__ACTION ITEM__
Return every line of the records that includes the string "What".

__RECORDED DATA__
"""

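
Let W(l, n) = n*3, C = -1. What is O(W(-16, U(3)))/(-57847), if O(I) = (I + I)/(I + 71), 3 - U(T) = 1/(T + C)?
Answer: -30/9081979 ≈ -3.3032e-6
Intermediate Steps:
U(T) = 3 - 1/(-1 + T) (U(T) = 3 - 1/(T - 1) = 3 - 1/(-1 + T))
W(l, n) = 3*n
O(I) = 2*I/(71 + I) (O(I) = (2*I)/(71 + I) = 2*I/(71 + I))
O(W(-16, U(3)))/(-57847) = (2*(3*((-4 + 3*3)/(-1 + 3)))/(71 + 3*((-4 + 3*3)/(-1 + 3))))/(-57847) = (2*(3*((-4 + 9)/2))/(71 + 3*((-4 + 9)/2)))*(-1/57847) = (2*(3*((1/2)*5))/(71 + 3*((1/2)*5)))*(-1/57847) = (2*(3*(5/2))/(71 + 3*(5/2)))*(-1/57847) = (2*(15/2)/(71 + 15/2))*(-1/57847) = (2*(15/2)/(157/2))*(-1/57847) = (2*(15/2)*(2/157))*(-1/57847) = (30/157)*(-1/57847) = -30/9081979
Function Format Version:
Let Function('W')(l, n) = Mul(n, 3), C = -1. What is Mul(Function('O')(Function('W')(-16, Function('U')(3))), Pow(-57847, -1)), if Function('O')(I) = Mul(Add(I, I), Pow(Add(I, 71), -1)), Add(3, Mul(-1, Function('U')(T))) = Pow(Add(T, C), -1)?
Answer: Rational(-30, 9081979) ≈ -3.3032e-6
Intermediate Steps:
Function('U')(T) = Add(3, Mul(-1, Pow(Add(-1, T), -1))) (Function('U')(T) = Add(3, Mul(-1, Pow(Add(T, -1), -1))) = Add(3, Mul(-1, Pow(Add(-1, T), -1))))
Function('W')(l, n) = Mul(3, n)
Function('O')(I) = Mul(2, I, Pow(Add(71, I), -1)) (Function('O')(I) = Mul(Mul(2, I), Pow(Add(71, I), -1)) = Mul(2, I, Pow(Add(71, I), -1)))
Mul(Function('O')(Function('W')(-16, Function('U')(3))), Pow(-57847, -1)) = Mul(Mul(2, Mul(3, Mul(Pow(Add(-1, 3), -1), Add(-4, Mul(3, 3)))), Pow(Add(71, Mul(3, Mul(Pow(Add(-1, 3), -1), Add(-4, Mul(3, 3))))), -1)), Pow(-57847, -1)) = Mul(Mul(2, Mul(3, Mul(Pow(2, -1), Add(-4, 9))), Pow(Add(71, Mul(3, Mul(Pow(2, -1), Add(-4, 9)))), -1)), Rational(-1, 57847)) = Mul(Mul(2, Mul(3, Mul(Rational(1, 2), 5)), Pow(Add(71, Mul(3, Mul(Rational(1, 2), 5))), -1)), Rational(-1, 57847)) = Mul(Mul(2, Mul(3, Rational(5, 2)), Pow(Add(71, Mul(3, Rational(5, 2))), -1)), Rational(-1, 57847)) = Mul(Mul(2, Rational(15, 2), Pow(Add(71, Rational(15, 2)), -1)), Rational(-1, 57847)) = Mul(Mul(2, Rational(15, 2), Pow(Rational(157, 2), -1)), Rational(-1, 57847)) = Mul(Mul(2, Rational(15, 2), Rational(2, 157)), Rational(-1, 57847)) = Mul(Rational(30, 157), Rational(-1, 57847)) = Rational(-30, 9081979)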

"""
"""

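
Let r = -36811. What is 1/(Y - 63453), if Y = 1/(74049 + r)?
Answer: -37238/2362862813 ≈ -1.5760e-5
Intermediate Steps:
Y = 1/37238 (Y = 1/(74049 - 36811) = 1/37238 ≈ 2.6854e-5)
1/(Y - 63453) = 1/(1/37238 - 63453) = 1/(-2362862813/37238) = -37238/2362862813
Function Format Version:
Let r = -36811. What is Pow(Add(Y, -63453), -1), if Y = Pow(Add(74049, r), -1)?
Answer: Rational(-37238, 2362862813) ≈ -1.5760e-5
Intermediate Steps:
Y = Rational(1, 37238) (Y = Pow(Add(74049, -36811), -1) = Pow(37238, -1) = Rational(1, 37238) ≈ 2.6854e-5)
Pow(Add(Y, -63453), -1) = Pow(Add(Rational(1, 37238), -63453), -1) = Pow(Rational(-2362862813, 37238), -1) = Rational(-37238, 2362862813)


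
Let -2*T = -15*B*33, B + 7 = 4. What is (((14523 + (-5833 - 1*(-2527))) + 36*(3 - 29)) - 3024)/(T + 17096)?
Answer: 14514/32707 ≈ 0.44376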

"""
"""

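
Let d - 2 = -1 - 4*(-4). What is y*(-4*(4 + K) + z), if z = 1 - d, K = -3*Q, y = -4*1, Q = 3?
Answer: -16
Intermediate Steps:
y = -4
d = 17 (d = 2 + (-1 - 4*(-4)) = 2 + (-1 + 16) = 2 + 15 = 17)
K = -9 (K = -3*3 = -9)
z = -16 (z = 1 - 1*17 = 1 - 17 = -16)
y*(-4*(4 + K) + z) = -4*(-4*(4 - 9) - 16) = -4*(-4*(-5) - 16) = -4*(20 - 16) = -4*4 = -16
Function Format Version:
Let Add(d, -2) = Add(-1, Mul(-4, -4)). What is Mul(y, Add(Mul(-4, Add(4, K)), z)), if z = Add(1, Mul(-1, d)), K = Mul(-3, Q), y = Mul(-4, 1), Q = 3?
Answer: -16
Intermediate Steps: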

"""

__REPLY__
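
Let W(l, n) = n*3, C = -1. What is O(W(-16, U(3)))/(-57847), if O(I) = (I + I)/(I + 71), 3 - U(T) = 1/(T + C)?
Let Function('W')(l, n) = Mul(n, 3), C = -1. What is Mul(Function('O')(Function('W')(-16, Function('U')(3))), Pow(-57847, -1)), if Function('O')(I) = Mul(Add(I, I), Pow(Add(I, 71), -1)), Add(3, Mul(-1, Function('U')(T))) = Pow(Add(T, C), -1)?
Let r = -36811. What is 1/(Y - 63453), if Y = 1/(74049 + r)?
Let r = -36811. What is Pow(Add(Y, -63453), -1), if Y = Pow(Add(74049, r), -1)?
Let -2*T = -15*B*33, B + 7 = 4. What is (((14523 + (-5833 - 1*(-2527))) + 36*(3 - 29)) - 3024)/(T + 17096)?
Let d - 2 = -1 - 4*(-4). What is y*(-4*(4 + K) + z), if z = 1 - d, K = -3*Q, y = -4*1, Q = 3?
Let Add(d, -2) = Add(-1, Mul(-4, -4)). What is Mul(y, Add(Mul(-4, Add(4, K)), z)), if z = Add(1, Mul(-1, d)), K = Mul(-3, Q), y = Mul(-4, 1), Q = 3?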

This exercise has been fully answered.